Saved data entries:
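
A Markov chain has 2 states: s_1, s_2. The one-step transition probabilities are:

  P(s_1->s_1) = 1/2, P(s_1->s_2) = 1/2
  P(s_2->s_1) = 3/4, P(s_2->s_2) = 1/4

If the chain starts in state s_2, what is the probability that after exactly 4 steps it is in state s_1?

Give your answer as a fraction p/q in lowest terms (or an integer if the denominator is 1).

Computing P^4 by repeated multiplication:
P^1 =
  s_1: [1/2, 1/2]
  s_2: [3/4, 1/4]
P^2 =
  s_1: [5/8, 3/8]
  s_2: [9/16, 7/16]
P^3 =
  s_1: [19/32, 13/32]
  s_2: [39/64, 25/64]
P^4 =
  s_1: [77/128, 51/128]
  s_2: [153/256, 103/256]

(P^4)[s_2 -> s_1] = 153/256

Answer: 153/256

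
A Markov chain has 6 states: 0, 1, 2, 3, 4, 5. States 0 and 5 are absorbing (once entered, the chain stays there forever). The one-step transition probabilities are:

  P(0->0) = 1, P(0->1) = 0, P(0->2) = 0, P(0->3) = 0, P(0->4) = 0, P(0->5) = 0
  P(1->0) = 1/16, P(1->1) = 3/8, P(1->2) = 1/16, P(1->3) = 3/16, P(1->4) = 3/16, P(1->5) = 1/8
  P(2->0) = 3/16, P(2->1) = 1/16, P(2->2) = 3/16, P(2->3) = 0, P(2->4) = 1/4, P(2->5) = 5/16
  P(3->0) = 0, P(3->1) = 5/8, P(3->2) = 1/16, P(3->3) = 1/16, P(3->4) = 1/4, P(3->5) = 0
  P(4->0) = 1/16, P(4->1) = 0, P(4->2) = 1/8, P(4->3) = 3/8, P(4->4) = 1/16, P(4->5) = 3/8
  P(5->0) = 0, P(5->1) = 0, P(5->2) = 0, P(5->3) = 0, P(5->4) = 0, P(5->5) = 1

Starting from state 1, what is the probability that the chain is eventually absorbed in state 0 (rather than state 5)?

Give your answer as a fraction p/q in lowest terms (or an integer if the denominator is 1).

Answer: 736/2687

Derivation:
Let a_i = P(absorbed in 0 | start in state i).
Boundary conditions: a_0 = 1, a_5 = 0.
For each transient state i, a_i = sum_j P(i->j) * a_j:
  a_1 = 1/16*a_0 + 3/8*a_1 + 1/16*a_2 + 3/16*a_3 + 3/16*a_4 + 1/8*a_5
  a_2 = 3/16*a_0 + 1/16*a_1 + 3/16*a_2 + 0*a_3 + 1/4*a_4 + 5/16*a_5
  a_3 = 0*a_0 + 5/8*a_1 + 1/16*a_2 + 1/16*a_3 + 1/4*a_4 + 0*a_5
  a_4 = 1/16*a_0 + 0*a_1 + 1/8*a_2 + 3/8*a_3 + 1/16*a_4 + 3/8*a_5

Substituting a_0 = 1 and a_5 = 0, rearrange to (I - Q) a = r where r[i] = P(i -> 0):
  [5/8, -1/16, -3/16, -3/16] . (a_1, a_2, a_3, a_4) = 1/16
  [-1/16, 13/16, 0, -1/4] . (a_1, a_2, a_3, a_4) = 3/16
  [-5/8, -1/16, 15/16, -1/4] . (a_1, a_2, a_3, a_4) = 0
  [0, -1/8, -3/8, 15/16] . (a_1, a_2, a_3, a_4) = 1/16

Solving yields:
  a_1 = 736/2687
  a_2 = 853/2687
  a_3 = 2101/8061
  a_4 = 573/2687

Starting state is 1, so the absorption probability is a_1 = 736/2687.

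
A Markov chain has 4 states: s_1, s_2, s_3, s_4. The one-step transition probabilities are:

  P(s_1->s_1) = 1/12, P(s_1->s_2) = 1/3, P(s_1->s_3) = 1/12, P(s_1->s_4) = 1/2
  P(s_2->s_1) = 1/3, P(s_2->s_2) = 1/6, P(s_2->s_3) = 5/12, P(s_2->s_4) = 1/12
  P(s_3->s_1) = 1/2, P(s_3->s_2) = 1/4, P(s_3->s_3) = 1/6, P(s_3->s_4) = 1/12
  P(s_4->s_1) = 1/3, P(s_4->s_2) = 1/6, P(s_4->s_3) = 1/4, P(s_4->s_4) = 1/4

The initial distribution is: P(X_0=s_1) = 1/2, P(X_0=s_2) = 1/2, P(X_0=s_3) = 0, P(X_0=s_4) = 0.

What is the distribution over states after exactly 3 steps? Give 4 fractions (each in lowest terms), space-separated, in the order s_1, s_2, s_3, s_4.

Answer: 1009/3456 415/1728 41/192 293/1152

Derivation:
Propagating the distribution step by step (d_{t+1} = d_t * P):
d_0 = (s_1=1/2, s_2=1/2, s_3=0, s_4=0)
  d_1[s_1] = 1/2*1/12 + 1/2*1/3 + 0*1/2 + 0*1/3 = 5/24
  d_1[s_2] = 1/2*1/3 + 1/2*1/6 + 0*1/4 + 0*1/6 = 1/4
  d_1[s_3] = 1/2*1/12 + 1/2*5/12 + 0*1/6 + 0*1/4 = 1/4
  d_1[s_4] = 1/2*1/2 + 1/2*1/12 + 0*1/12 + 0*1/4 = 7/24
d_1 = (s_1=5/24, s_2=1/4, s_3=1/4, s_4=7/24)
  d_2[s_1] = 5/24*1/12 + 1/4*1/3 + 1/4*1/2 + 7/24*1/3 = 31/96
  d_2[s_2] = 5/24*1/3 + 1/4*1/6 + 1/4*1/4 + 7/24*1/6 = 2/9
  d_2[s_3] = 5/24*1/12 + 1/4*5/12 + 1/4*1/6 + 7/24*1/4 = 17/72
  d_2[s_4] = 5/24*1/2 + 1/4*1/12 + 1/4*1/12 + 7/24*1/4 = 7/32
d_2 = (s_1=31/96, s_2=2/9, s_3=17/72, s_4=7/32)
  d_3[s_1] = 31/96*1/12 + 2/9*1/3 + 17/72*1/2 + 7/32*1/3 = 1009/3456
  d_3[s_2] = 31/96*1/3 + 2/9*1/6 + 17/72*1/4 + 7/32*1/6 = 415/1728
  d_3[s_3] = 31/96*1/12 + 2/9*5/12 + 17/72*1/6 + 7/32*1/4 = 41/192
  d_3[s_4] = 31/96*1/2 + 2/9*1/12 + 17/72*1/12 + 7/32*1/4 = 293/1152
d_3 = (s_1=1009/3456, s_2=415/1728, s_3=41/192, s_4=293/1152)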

## Task objective
Copy the lines of the data above exactly as written, beginning with the line containing "P(s_1->s_1) = 1/2, P(s_1->s_2) = 1/2" and ending with the line containing "If the chain", and leave out all other lines.

## Task result
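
  P(s_1->s_1) = 1/2, P(s_1->s_2) = 1/2
  P(s_2->s_1) = 3/4, P(s_2->s_2) = 1/4

If the chain starts in state s_2, what is the probability that after exactly 4 steps it is in state s_1?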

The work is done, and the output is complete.